— WHAT THE EXERCISE ASKS —
In the listing below, find the line that contains "D1: braid word on 5 strands: σ3⁻¹" and the line that contains "D3: braid word on 5 strands: σ2⁻¹". Quote both and every line between them, exactly, and nothing more.
** INPUT RECORDS follows **
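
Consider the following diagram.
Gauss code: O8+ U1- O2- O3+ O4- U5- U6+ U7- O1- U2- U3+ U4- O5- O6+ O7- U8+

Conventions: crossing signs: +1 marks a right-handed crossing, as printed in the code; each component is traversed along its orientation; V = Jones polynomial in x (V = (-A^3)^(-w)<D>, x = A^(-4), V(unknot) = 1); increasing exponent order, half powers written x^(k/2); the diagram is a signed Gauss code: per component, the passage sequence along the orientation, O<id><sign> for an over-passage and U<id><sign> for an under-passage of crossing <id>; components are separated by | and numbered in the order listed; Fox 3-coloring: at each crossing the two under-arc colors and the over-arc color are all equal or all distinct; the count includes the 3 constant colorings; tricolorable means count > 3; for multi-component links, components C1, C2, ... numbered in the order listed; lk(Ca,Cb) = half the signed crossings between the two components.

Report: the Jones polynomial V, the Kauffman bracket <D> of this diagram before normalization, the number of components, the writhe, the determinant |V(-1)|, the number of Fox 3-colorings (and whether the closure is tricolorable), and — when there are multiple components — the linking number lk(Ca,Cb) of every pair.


Jones polynomial: V(x) = -x^-4 + x^-3 + x^-1
<D> = A^-2 + A^6 - A^10; writhe -2
components 1, writhe -2 (8 crossings)
3-colorings: 9 of 3^8, det 3 — tricolorable
note: the span of V is 3, forcing >= 3 crossings in any diagram


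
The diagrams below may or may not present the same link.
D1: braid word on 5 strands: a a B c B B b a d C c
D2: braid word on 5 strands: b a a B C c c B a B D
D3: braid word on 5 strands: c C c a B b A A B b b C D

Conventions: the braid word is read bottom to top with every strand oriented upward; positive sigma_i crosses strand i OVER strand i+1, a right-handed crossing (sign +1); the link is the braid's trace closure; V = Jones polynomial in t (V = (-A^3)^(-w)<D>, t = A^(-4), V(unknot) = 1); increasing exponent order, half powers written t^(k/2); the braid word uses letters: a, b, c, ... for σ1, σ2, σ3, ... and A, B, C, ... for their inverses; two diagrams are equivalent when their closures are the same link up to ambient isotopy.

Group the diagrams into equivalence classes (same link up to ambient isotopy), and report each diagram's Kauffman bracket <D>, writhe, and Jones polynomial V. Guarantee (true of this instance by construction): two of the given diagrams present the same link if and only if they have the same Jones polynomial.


grouping into links: {D1, D2} | {D3}
V(D1) = -t^(-3/2) - 2t^(1/2) + t^(3/2) - t^(5/2) + t^(7/2)  (w +3, c 11, <D> = -A^-5 + A^-1 - A^3 + 2A^7 + A^15)
D2 (bracket -A^-11 + A^-7 - A^-3 + 2A + A^9; 11 crossings at w = +1): V = -t^(-3/2) - 2t^(1/2) + t^(3/2) - t^(5/2) + t^(7/2)
V(D3) = -t^(-1/2) - t^(1/2)  [13 crossings, <D> = A^-5 + A^-1, w = -1]
why: 2 values of V(t) split the 3 diagrams


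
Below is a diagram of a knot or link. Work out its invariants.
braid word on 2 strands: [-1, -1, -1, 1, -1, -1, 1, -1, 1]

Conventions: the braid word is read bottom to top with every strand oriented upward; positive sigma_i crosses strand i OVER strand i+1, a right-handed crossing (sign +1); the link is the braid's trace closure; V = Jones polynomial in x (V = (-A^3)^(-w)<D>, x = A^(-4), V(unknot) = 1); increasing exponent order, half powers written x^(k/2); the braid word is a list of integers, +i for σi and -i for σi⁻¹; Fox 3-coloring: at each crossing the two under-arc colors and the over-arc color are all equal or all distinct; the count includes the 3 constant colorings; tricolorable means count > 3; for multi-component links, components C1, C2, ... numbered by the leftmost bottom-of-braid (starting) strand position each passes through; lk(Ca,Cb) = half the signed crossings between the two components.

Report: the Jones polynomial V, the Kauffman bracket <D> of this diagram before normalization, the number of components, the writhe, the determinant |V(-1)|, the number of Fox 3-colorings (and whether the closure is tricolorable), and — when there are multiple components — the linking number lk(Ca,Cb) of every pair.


V(x) = -x^-4 + x^-3 + x^-1
bracket: -A^-5 - A^3 + A^7, w = -3
1 component, writhe -3, over 9 crossings
det 3, colorings 9 of 3^9 — tricolorable
observation: the word shrinks to σ1⁻¹ σ1⁻¹ σ1⁻¹ after cancelling


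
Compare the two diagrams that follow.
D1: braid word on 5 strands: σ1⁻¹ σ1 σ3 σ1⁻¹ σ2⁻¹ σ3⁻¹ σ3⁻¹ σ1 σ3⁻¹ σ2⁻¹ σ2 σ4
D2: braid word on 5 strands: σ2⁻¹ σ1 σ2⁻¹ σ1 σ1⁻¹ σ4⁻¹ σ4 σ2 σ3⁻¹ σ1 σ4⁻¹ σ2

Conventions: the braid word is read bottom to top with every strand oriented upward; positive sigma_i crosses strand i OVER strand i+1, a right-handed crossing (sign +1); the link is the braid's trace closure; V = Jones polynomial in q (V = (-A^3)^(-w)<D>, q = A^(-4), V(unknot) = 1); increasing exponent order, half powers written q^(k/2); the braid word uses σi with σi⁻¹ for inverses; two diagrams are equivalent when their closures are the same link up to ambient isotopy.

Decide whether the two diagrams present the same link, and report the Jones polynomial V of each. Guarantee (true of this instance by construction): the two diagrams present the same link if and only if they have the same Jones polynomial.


same link: no
V(D1) = q^-3 + q^-2 + q^-1 + 1  [12 crossings, <D> = A^-6 + A^-2 + A^2 + A^6, w = -2]
V(D2) = 1 + q + q^2 + q^3  [12 crossings, <D> = A^-12 + A^-8 + A^-4 + 1, w = 0]
insight: comparing 2 Jones polynomials yields 2 groups


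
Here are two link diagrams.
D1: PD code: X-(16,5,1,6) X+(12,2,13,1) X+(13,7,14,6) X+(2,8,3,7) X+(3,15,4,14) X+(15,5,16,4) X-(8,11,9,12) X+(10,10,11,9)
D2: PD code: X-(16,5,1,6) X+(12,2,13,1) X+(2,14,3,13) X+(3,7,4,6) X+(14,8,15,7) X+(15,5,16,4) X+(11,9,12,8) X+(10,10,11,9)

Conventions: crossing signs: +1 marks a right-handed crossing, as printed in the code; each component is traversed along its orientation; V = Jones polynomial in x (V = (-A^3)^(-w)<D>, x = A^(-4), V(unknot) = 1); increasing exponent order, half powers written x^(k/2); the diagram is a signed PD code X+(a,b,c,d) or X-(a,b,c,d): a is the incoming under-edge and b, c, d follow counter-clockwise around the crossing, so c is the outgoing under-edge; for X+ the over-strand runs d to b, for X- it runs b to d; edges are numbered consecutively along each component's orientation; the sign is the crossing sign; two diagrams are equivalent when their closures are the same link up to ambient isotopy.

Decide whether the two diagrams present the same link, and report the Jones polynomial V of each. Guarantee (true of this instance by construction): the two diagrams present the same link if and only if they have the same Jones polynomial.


equivalent: yes
V(D1) = x + x^3 - x^4  (w +4, c 8, <D> = -A^-4 + 1 + A^8)
D2 (bracket -A^2 + A^6 + A^14; 8 crossings at w = +6): V = x + x^3 - x^4
why: Reidemeister moves carry D1 (8 crossings) to D2 (8)


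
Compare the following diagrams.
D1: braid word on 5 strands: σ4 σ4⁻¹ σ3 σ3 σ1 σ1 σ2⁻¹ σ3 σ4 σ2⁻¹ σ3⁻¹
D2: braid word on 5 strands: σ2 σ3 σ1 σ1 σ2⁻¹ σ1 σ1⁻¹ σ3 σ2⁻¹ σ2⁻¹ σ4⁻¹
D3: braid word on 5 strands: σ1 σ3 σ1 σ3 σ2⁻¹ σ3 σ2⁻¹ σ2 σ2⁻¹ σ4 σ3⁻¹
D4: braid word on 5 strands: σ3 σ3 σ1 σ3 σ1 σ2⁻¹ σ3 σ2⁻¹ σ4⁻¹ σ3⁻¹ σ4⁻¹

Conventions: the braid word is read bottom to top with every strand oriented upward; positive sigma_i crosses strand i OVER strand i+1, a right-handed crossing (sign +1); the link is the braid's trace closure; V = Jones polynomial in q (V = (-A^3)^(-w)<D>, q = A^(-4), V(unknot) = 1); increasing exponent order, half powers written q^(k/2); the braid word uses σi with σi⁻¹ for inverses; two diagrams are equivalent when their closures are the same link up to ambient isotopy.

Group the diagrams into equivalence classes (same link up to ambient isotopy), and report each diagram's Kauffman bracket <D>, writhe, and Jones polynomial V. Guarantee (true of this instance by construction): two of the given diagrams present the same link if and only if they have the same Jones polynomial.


grouping into links: {D1, D2, D3, D4}
V(D1) = -q^(-3/2) + q^(-1/2) - 2q^(1/2) + 2q^(3/2) - 2q^(5/2) + q^(7/2) - q^(9/2)  (w +3, c 11, <D> = A^-9 - A^-5 + 2A^-1 - 2A^3 + 2A^7 - A^11 + A^15)
D2 (bracket A^-15 - A^-11 + 2A^-7 - 2A^-3 + 2A - A^5 + A^9; 11 crossings at w = +1): V = -q^(-3/2) + q^(-1/2) - 2q^(1/2) + 2q^(3/2) - 2q^(5/2) + q^(7/2) - q^(9/2)
D3 (bracket A^-9 - A^-5 + 2A^-1 - 2A^3 + 2A^7 - A^11 + A^15; 11 crossings at w = +3): V = -q^(-3/2) + q^(-1/2) - 2q^(1/2) + 2q^(3/2) - 2q^(5/2) + q^(7/2) - q^(9/2)
V(D4) = -q^(-3/2) + q^(-1/2) - 2q^(1/2) + 2q^(3/2) - 2q^(5/2) + q^(7/2) - q^(9/2)  [11 crossings, <D> = A^-15 - A^-11 + 2A^-7 - 2A^-3 + 2A - A^5 + A^9, w = +1]
why: one V(q) for all 4 diagrams — one class (guaranteed)


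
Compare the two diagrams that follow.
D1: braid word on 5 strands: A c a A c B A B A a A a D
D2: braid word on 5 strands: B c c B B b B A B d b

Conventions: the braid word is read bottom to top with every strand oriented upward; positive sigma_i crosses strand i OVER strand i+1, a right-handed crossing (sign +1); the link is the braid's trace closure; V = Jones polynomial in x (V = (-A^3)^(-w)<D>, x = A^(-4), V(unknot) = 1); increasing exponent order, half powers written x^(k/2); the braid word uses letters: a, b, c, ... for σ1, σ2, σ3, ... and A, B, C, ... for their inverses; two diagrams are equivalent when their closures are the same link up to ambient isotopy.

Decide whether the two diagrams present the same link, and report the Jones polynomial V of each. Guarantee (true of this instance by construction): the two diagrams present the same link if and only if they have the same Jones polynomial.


equivalent: yes
V(D1) = x^(-7/2) - x^(-5/2) + x^(-3/2) - 2x^(-1/2) - x^(3/2)  (w -3, c 13, <D> = A^-15 + 2A^-7 - A^-3 + A - A^5)
V(D2) = x^(-7/2) - x^(-5/2) + x^(-3/2) - 2x^(-1/2) - x^(3/2)  [11 crossings, <D> = A^-9 + 2A^-1 - A^3 + A^7 - A^11, w = -1]
key observation: Markov moves rewrite D1 (13 crossings) into D2 (11)


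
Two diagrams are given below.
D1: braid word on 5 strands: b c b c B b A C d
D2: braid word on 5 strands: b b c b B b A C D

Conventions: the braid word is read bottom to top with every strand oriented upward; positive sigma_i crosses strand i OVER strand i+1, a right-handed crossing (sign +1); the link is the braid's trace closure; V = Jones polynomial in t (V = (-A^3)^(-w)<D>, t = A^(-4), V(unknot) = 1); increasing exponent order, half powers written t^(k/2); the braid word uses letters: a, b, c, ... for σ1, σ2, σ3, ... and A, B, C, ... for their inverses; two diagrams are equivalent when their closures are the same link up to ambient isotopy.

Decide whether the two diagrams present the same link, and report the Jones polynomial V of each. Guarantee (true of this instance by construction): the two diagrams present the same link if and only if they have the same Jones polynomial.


equivalent: yes
V(D1) = -t^(1/2) - t^(5/2)  (w +3, c 9, <D> = A^-1 + A^7)
D2 (bracket A^-7 + A; 9 crossings at w = +1): V = -t^(1/2) - t^(5/2)
why: all 2 diagrams share one V(t), hence one class


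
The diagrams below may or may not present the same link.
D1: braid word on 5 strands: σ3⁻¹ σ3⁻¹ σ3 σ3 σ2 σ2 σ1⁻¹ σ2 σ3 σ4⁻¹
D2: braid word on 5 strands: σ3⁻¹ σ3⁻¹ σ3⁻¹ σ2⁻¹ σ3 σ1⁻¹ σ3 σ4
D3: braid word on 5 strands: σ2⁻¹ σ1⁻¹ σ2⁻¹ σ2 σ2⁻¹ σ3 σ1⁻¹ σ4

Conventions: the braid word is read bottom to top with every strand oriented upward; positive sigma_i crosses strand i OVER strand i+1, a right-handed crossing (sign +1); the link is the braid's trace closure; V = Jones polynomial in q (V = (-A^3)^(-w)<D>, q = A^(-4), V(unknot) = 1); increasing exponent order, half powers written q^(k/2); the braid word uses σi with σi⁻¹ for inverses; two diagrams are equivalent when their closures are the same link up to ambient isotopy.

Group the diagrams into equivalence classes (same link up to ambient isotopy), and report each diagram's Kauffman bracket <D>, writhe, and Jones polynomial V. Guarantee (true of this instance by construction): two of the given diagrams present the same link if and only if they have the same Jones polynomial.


equivalence classes: {D1} | {D2} | {D3}
D1 (bracket -A^-10 + A^-6 + A^2; 10 crossings at w = +2): V = q + q^3 - q^4
V(D2) = 1  (w -2, c 8, <D> = A^-6)
D3 (bracket A^-2 + A^6 - A^10; 8 crossings at w = -2): V = -q^-4 + q^-3 + q^-1
key observation: 3 values of V(q) split the 3 diagrams


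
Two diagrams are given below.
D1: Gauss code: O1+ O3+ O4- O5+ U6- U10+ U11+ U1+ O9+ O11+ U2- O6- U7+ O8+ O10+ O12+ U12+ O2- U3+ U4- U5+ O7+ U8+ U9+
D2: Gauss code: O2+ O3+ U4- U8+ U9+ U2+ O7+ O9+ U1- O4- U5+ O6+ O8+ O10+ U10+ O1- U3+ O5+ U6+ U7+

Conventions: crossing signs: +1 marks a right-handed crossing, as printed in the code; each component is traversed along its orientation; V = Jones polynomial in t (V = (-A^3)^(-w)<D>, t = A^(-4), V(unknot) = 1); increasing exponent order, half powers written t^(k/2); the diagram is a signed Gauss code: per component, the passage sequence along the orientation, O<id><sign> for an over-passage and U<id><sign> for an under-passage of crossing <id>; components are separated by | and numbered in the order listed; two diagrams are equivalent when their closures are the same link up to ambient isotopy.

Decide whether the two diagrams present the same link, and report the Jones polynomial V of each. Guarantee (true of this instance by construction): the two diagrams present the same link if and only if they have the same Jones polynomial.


same link: yes
V(D1) = t - t^2 + 2t^3 - t^4 + t^5 - t^6  [12 crossings, <D> = -A^-6 + A^-2 - A^2 + 2A^6 - A^10 + A^14, w = +6]
D2 (bracket -A^-6 + A^-2 - A^2 + 2A^6 - A^10 + A^14; 10 crossings at w = +6): V = t - t^2 + 2t^3 - t^4 + t^5 - t^6
note: all 2 diagrams share one V(t), hence one class


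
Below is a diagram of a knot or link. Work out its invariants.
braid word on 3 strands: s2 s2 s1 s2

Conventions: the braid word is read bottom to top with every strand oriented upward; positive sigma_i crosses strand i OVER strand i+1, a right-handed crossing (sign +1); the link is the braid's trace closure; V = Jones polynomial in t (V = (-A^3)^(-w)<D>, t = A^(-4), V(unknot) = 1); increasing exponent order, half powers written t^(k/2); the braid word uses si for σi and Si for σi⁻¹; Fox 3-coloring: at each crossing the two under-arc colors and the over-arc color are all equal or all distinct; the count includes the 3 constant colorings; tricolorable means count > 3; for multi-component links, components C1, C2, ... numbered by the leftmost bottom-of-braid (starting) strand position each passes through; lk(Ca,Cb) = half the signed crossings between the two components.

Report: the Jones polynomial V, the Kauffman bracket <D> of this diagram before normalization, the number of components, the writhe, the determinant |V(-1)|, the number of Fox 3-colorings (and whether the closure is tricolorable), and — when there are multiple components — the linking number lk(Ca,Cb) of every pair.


V(t) = t + t^3 - t^4
bracket: -A^-4 + 1 + A^8, w = +4
1 component, writhe +4, over 4 crossings
det 3, colorings 9 of 3^4 — tricolorable
observation: |V(-1)| = 3: so tricolorable, since 3 divides 3


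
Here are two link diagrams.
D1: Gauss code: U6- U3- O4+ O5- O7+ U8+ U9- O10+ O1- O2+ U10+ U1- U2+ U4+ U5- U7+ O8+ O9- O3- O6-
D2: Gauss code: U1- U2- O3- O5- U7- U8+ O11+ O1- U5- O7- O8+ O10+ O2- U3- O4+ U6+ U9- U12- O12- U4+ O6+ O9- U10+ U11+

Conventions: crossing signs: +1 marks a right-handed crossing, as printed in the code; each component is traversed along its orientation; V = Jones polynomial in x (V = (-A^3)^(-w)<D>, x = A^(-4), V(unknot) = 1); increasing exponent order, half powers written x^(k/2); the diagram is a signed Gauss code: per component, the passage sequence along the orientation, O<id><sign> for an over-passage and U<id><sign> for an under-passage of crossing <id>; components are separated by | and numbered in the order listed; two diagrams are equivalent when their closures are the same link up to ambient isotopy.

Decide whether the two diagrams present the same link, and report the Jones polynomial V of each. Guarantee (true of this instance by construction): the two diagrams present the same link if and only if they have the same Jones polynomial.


same link: yes
V(D1) = 1  [10 crossings, <D> = 1, w = 0]
V(D2) = 1  [12 crossings, <D> = A^-6, w = -2]
insight: one V(x) for all 2 diagrams — one class (guaranteed)


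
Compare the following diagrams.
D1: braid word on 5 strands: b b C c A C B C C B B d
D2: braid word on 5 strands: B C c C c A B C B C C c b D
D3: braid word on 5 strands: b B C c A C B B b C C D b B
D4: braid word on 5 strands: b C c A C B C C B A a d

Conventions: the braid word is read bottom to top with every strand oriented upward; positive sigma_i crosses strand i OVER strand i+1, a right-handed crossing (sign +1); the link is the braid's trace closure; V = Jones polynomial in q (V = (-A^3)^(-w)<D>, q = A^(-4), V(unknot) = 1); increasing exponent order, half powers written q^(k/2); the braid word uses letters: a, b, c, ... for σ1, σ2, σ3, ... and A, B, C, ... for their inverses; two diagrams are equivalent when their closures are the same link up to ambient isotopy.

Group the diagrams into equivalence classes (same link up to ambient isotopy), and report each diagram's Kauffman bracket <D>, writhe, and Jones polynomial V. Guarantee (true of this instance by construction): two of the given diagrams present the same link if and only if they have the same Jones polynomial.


classes: {D1, D2, D3, D4}
V(D1) = -q^-4 + q^-3 + q^-1  [12 crossings, <D> = A^-8 + 1 - A^4, w = -4]
V(D2) = -q^-4 + q^-3 + q^-1  (w -6, c 14, <D> = A^-14 + A^-6 - A^-2)
D3 (bracket A^-14 + A^-6 - A^-2; 14 crossings at w = -6): V = -q^-4 + q^-3 + q^-1
D4 (bracket A^-8 + 1 - A^4; 12 crossings at w = -4): V = -q^-4 + q^-3 + q^-1
insight: one V(q) for all 4 diagrams — one class (guaranteed)


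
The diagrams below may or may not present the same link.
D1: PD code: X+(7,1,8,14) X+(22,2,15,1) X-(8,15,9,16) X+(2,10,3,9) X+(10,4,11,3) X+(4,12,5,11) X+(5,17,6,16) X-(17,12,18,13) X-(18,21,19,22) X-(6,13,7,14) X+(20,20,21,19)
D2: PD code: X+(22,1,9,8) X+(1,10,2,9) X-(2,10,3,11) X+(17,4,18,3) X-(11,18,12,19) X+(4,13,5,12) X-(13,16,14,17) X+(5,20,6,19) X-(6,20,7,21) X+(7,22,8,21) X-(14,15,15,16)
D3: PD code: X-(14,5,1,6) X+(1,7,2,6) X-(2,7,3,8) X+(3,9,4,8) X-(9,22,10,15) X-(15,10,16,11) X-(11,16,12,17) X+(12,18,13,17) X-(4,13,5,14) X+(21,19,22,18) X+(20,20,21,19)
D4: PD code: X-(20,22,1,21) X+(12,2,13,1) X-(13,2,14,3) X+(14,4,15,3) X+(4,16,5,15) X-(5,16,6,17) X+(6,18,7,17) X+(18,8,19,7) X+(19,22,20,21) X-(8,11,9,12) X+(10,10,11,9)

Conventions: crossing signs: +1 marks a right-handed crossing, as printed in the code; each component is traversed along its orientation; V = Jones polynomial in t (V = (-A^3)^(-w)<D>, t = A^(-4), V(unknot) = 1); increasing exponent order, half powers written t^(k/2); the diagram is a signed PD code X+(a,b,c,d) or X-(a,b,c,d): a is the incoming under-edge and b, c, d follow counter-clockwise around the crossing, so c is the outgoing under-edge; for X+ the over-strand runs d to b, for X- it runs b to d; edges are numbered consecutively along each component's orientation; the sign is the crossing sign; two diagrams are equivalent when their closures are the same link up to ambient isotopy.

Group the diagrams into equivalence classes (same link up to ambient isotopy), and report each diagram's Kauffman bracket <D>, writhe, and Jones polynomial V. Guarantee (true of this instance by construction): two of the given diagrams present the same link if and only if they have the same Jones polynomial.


equivalence classes: {D1, D4} | {D2} | {D3}
D1 (bracket -A^-9 + A^-1 + A^3 + A^7; 11 crossings at w = +3): V = -t^(1/2) - t^(3/2) - t^(5/2) + t^(9/2)
D2 (bracket A^-15 + A^-7 - A^-3 + A; 11 crossings at w = +1): V = -t^(1/2) + t^(3/2) - t^(5/2) - t^(9/2)
D3 (bracket A^-1 + A^7; 11 crossings at w = -1): V = -t^(-5/2) - t^(-1/2)
V(D4) = -t^(1/2) - t^(3/2) - t^(5/2) + t^(9/2)  [11 crossings, <D> = -A^-9 + A^-1 + A^3 + A^7, w = +3]
key observation: 3 values of V(t) split the 4 diagrams


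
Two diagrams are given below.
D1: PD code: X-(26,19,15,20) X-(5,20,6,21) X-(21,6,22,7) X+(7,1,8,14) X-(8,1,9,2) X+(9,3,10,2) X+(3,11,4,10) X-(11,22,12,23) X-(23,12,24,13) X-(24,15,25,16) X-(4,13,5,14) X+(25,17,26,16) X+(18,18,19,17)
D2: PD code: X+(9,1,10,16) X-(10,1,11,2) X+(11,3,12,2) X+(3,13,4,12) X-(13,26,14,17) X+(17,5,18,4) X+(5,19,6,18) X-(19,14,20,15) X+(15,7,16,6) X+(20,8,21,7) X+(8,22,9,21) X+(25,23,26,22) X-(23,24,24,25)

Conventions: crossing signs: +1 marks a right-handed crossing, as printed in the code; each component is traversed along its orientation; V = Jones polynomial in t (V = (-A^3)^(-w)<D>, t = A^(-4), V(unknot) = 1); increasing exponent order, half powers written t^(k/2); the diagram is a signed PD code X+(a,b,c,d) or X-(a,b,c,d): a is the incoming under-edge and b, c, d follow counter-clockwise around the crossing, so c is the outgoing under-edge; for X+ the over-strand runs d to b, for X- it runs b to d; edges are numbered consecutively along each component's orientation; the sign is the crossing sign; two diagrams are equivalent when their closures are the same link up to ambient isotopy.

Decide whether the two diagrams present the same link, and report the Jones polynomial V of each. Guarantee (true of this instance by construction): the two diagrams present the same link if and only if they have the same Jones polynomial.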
** End of INPUT RECORDS **
— WORKED SOLUTION —
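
D1: braid word on 5 strands: σ3⁻¹ σ3⁻¹ σ3 σ3 σ2 σ2 σ1⁻¹ σ2 σ3 σ4⁻¹
D2: braid word on 5 strands: σ3⁻¹ σ3⁻¹ σ3⁻¹ σ2⁻¹ σ3 σ1⁻¹ σ3 σ4
D3: braid word on 5 strands: σ2⁻¹ σ1⁻¹ σ2⁻¹ σ2 σ2⁻¹ σ3 σ1⁻¹ σ4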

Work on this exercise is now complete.